### [Records provided]

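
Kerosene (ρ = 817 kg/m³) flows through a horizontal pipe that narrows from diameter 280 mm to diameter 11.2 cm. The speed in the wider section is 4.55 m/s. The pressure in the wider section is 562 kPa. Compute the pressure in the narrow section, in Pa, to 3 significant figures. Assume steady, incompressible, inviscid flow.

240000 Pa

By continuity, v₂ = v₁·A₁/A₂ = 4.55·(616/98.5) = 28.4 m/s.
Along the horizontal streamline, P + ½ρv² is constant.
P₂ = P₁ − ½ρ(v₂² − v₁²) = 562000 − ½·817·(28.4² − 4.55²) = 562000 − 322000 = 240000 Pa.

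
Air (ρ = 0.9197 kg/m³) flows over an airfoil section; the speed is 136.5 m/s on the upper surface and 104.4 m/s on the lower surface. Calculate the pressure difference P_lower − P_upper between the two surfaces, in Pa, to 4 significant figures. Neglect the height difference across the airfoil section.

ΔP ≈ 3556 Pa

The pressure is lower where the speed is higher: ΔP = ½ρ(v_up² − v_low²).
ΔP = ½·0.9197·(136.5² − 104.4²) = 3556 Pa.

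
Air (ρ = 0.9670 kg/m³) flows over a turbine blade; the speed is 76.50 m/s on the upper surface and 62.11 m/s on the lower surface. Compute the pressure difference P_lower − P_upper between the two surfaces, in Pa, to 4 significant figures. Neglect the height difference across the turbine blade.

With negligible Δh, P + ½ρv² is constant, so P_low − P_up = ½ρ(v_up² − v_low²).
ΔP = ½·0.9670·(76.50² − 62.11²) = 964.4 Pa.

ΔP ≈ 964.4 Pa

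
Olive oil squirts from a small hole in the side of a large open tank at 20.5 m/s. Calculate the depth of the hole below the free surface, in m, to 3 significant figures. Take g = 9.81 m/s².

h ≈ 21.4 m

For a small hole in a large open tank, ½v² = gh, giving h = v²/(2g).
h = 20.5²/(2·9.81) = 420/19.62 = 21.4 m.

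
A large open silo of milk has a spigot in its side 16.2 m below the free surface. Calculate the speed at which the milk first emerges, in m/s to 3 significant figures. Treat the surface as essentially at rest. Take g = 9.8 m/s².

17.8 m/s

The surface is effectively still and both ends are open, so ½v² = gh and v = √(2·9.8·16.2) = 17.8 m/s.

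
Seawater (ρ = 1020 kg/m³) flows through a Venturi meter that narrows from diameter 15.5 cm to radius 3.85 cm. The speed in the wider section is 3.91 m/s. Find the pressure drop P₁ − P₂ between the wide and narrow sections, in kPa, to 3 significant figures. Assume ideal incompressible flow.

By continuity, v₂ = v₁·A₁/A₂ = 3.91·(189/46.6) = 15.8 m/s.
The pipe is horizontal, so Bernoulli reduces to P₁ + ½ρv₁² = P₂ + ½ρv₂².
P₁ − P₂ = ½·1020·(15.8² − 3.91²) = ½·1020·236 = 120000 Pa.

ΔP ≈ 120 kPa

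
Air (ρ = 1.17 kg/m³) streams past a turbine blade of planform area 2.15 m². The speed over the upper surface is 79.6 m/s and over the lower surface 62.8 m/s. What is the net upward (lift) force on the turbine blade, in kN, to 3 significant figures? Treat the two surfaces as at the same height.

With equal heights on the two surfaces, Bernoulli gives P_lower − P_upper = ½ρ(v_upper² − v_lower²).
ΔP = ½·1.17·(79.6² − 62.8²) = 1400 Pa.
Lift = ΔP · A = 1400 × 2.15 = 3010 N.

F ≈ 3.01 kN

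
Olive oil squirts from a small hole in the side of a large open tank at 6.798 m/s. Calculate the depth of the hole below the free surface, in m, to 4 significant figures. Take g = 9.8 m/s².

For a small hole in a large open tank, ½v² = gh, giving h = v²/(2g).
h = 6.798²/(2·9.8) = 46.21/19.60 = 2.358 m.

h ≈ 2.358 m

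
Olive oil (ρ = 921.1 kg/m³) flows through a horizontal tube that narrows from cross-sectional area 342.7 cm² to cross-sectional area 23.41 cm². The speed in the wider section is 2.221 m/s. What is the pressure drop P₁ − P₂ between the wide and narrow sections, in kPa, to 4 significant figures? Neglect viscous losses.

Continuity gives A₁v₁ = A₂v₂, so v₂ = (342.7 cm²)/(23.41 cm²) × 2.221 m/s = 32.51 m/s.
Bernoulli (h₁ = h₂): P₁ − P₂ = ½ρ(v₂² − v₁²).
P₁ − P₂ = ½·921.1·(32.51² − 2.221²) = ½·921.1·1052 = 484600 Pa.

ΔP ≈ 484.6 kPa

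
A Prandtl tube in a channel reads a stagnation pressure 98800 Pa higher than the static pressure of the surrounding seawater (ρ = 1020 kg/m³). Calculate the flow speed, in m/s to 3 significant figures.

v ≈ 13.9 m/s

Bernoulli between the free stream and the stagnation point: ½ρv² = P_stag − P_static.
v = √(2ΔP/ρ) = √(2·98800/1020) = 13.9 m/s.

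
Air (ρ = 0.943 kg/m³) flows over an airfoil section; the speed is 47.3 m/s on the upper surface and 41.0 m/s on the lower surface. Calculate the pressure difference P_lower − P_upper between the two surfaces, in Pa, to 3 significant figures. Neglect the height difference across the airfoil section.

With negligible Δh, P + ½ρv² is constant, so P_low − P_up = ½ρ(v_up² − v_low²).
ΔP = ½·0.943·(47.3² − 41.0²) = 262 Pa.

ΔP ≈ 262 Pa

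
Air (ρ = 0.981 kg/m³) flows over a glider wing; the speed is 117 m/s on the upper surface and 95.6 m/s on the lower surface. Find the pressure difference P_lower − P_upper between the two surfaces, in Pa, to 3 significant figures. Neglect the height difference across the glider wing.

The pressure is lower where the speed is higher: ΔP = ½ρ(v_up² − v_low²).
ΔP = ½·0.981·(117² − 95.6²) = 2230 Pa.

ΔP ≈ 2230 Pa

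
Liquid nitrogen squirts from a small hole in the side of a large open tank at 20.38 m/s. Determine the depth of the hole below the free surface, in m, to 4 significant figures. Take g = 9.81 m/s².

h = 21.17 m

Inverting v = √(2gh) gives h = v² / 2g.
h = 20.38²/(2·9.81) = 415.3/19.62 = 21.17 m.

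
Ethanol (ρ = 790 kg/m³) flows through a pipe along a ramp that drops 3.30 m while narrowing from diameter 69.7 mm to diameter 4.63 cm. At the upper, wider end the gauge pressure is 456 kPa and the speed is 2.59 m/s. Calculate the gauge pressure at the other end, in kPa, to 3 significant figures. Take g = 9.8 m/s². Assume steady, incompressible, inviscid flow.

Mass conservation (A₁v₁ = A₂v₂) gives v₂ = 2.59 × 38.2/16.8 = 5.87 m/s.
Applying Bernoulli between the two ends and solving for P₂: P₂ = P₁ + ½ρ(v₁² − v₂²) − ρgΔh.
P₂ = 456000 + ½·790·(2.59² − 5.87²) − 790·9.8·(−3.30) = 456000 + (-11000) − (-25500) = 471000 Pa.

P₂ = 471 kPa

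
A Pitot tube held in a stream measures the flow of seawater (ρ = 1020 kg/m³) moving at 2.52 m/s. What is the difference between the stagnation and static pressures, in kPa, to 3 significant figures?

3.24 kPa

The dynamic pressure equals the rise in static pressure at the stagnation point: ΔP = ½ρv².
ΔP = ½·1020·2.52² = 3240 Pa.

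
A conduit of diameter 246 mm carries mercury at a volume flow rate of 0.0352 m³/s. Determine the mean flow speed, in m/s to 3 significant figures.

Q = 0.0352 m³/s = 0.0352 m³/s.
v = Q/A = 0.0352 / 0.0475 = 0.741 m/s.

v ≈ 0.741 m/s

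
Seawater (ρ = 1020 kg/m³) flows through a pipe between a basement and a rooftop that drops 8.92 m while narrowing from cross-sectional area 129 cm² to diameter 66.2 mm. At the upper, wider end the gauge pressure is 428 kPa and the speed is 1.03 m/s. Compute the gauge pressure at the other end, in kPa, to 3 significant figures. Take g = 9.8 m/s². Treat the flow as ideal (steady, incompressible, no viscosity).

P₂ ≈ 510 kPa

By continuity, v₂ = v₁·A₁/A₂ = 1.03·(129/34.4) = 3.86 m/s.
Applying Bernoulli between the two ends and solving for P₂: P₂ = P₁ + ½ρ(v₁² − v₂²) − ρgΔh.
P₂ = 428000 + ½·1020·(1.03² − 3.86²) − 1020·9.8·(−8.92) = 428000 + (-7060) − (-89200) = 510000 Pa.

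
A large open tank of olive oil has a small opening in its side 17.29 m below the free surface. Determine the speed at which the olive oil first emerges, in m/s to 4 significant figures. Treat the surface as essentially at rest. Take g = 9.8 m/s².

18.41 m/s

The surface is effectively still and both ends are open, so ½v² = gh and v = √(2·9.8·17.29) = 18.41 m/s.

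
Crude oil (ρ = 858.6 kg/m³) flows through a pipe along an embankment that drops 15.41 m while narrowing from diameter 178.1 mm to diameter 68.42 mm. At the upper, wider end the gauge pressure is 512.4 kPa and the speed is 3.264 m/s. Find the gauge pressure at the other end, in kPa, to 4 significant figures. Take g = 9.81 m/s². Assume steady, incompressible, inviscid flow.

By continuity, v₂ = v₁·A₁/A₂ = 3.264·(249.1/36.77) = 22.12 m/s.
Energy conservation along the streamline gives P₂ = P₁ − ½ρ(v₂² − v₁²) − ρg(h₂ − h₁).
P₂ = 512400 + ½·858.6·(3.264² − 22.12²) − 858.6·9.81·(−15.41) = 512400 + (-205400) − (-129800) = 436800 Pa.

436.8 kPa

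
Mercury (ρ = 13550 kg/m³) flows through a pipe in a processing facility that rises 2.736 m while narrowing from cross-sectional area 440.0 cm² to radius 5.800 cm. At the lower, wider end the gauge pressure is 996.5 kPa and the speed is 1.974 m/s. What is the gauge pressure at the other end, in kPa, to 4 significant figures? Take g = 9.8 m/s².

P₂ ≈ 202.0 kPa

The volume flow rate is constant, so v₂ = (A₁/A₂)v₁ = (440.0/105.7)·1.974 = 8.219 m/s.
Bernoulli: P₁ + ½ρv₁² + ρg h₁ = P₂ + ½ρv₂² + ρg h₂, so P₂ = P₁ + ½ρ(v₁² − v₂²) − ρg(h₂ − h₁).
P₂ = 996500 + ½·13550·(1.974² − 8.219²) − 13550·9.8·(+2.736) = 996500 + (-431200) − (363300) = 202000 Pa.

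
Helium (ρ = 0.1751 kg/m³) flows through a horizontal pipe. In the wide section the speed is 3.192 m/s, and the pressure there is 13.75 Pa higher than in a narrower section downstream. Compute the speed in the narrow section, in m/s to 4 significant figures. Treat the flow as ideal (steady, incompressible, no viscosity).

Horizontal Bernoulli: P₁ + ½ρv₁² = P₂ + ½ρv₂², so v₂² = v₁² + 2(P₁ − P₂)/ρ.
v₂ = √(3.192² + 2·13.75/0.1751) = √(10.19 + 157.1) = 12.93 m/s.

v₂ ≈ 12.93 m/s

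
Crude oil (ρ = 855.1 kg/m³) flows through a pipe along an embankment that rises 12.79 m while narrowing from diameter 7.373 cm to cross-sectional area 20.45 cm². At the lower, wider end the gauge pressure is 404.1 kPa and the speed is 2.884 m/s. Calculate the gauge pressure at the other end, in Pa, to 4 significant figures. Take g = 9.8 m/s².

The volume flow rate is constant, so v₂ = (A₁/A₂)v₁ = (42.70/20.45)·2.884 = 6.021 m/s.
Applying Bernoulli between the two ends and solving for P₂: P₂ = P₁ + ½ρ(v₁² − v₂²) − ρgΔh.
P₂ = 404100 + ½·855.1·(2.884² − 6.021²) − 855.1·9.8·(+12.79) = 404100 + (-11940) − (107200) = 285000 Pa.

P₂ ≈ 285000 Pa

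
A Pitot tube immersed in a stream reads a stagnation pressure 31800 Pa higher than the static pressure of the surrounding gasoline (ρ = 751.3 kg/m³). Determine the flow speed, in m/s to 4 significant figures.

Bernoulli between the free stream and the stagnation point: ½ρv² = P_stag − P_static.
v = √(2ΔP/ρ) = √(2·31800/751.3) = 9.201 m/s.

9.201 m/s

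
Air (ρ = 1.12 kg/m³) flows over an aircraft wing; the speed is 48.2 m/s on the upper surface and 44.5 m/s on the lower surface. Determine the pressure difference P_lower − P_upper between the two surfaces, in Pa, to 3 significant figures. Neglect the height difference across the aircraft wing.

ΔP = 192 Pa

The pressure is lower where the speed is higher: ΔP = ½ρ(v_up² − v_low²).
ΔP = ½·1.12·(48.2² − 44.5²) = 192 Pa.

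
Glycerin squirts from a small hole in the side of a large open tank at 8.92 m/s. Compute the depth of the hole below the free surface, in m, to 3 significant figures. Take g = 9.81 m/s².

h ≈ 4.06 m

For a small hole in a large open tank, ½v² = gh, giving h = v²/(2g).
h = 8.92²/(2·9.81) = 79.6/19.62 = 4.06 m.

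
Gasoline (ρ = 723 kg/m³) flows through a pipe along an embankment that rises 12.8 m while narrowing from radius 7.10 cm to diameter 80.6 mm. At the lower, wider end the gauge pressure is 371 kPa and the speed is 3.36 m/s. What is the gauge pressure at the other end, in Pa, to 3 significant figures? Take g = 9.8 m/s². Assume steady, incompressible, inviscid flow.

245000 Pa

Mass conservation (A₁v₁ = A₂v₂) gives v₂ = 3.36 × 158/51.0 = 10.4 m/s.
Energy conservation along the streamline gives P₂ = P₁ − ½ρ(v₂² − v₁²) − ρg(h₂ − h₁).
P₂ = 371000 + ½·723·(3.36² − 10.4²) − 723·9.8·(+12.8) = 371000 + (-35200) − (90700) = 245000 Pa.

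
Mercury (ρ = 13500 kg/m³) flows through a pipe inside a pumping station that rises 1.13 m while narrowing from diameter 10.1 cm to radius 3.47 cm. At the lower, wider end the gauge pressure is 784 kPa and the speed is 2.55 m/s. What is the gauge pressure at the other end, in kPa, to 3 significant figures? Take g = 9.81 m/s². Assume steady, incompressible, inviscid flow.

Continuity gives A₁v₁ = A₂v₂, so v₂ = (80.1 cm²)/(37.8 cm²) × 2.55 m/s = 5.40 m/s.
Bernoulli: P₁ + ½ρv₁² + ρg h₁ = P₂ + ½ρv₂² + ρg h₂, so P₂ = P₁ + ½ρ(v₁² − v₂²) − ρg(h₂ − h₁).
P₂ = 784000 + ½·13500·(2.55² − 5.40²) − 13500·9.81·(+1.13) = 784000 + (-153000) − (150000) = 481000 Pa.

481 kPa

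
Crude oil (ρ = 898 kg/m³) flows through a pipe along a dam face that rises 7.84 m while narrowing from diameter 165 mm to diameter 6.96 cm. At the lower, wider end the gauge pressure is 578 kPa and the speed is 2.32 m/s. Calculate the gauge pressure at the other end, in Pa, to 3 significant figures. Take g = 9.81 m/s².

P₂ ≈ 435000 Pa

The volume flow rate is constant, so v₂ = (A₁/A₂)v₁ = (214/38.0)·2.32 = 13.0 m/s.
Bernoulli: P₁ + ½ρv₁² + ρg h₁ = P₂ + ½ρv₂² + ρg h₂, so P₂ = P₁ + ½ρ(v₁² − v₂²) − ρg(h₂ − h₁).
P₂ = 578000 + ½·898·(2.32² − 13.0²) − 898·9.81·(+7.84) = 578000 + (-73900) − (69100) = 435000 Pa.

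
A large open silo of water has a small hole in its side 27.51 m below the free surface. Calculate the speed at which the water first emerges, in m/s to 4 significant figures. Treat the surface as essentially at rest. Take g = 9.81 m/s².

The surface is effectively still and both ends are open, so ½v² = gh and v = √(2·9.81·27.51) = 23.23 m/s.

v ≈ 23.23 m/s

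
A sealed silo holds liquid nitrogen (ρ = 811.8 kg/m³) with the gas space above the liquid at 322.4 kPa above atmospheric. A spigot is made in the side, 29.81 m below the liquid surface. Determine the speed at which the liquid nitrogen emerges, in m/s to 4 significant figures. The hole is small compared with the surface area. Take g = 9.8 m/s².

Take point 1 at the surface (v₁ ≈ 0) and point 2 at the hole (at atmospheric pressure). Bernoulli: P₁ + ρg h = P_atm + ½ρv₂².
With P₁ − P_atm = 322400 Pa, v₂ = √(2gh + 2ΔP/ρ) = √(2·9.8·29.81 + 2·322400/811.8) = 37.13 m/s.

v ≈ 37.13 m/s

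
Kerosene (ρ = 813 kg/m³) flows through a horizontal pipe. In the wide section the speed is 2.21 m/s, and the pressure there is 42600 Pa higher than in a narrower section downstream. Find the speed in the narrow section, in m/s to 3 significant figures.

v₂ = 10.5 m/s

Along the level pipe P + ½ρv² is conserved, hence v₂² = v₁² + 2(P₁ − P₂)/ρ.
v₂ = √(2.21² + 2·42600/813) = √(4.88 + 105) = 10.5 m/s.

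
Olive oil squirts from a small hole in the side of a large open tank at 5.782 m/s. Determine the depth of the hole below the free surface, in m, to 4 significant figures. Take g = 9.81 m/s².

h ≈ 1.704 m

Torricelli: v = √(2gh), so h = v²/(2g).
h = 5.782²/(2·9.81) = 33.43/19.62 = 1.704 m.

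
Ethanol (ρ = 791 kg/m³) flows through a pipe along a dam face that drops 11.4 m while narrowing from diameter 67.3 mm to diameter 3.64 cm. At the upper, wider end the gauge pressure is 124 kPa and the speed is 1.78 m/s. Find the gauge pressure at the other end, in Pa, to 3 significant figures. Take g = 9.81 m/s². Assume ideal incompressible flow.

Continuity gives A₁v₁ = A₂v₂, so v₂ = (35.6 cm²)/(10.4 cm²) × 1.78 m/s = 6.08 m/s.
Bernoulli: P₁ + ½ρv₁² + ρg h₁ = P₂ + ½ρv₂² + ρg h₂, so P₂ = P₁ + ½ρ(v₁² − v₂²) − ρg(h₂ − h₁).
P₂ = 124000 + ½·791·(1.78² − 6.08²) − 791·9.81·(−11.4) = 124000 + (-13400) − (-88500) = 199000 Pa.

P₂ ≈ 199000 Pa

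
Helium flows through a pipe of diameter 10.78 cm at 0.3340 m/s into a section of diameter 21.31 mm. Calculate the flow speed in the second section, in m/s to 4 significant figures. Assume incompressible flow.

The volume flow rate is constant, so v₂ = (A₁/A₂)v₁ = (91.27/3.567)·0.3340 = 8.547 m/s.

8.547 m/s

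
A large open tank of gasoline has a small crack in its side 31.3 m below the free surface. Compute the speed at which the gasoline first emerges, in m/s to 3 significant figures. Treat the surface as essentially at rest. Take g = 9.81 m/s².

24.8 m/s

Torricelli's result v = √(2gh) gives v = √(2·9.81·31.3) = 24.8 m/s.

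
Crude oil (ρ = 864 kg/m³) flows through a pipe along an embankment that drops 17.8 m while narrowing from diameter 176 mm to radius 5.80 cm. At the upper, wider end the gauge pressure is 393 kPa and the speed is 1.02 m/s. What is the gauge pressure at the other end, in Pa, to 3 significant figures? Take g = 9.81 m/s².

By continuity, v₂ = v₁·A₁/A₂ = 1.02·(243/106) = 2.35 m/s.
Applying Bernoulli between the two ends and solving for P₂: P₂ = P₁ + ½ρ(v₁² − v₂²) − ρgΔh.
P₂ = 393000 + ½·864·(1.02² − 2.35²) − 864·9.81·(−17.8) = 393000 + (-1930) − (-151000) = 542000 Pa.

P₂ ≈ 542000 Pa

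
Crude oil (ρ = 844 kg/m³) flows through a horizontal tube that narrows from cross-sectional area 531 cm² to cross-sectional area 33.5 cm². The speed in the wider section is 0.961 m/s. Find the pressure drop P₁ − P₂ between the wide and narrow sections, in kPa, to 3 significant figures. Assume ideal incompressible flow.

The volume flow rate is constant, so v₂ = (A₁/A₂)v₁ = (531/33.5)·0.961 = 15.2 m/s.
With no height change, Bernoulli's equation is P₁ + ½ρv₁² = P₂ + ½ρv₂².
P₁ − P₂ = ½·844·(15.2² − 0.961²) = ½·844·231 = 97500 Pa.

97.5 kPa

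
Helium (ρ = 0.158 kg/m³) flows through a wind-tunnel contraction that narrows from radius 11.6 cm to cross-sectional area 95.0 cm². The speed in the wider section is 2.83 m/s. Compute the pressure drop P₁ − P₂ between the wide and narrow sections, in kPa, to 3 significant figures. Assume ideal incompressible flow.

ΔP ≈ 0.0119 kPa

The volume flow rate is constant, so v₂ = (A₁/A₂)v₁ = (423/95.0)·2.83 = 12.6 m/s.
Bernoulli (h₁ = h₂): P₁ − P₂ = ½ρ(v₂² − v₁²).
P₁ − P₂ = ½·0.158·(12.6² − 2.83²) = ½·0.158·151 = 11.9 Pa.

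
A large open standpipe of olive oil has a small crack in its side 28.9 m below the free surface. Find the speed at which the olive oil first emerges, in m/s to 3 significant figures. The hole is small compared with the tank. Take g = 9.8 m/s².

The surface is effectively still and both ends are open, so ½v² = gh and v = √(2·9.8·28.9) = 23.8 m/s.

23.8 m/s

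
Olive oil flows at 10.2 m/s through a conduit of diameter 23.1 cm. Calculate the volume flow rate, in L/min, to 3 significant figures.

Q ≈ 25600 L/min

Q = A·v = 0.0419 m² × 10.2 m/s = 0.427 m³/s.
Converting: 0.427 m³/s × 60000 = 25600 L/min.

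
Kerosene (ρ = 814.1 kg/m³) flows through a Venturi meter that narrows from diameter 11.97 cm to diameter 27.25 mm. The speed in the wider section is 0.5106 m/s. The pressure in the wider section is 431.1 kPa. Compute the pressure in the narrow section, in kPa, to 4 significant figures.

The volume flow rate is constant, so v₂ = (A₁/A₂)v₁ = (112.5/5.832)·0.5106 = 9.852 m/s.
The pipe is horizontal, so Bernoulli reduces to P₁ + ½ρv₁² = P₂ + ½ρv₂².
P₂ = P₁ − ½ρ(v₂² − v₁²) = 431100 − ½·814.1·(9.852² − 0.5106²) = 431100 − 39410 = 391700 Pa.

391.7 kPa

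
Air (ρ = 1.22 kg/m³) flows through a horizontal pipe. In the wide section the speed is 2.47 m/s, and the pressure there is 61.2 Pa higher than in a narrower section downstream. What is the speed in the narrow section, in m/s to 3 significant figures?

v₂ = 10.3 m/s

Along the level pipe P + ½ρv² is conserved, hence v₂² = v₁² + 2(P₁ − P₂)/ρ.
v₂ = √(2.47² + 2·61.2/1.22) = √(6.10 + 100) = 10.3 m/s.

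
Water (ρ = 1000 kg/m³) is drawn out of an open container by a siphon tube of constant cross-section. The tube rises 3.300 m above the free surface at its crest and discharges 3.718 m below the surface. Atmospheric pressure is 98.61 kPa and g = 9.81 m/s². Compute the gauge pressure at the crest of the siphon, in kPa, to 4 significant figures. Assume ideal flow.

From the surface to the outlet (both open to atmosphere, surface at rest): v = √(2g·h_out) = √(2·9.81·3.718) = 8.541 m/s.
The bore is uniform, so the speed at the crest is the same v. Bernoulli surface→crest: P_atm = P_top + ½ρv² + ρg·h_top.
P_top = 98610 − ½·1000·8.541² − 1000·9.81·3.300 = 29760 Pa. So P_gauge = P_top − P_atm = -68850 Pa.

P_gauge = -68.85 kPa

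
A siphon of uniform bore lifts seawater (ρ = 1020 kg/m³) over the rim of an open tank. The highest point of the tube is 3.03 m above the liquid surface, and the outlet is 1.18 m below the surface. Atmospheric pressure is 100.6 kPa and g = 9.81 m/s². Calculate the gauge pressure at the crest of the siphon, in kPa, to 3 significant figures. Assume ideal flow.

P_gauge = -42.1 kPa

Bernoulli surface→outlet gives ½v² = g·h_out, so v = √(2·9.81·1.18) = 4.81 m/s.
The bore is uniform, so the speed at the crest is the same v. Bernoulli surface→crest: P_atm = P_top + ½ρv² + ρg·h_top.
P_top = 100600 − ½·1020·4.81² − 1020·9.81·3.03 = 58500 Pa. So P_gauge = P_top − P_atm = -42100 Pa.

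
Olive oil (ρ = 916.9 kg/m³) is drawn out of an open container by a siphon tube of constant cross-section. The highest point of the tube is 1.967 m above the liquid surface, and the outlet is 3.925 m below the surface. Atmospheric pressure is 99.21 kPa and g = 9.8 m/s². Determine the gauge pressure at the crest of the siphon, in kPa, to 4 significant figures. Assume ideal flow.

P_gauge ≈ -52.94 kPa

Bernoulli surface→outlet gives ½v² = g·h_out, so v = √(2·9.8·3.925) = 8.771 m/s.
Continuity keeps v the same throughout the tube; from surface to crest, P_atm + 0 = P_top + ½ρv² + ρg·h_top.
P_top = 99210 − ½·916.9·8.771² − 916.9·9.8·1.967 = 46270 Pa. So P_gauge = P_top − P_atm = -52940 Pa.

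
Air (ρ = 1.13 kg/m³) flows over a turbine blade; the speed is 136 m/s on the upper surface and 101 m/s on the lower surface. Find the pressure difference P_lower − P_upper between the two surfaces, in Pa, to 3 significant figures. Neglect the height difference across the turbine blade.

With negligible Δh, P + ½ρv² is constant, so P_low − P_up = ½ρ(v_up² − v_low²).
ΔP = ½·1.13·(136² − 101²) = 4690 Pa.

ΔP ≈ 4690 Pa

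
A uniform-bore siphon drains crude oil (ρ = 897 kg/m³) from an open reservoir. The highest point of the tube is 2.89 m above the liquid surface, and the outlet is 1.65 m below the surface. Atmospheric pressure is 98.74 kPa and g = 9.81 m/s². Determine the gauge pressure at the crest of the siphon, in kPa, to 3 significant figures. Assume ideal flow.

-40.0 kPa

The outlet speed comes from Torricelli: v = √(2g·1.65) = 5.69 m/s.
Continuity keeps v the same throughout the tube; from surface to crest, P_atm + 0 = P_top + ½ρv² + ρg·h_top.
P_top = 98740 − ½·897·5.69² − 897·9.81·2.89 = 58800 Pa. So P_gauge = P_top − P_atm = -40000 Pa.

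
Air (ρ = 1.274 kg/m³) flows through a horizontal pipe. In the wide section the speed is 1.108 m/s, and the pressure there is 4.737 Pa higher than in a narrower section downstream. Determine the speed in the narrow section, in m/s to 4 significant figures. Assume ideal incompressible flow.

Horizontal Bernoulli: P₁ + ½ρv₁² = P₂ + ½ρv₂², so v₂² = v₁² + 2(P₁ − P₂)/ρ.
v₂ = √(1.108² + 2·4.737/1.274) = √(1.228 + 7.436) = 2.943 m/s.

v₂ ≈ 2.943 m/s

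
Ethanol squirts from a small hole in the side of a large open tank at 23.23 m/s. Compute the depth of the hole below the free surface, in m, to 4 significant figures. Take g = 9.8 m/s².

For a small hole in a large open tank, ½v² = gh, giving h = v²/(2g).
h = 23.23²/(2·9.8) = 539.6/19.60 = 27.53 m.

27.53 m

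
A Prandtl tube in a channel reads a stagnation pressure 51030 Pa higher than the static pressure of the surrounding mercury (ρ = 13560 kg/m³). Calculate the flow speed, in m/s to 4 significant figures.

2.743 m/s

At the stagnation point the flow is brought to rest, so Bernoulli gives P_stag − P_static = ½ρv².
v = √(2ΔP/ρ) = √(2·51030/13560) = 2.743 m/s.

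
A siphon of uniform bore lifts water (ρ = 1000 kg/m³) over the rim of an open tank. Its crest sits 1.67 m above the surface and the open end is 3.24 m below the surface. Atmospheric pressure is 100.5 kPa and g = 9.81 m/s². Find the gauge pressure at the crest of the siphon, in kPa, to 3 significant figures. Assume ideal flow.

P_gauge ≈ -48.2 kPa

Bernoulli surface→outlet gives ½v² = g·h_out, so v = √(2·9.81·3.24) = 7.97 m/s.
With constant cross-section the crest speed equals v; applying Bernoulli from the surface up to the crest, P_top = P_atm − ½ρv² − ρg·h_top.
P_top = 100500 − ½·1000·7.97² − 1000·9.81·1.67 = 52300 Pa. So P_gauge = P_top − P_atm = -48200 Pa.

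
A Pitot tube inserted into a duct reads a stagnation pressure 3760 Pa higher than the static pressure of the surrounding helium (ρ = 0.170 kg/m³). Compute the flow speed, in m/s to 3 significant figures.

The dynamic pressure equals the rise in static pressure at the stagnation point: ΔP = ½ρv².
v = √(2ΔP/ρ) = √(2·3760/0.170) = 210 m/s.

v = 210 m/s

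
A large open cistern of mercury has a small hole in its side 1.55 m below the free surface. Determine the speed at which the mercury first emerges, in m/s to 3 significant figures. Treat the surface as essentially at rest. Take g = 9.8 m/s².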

### [What you have to do]
Extract every line from the one containing "A Pitot tube inserted" through the last line of the data, inclusive, exactly as written.

### [Exercise result]
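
A Pitot tube inserted into a duct reads a stagnation pressure 3760 Pa higher than the static pressure of the surrounding helium (ρ = 0.170 kg/m³). Compute the flow speed, in m/s to 3 significant figures.

The dynamic pressure equals the rise in static pressure at the stagnation point: ΔP = ½ρv².
v = √(2ΔP/ρ) = √(2·3760/0.170) = 210 m/s.

v = 210 m/s

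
A large open cistern of mercury has a small hole in its side 1.55 m below the free surface. Determine the speed at which the mercury first emerges, in m/s to 3 significant figures. Treat the surface as essentially at rest. Take g = 9.8 m/s².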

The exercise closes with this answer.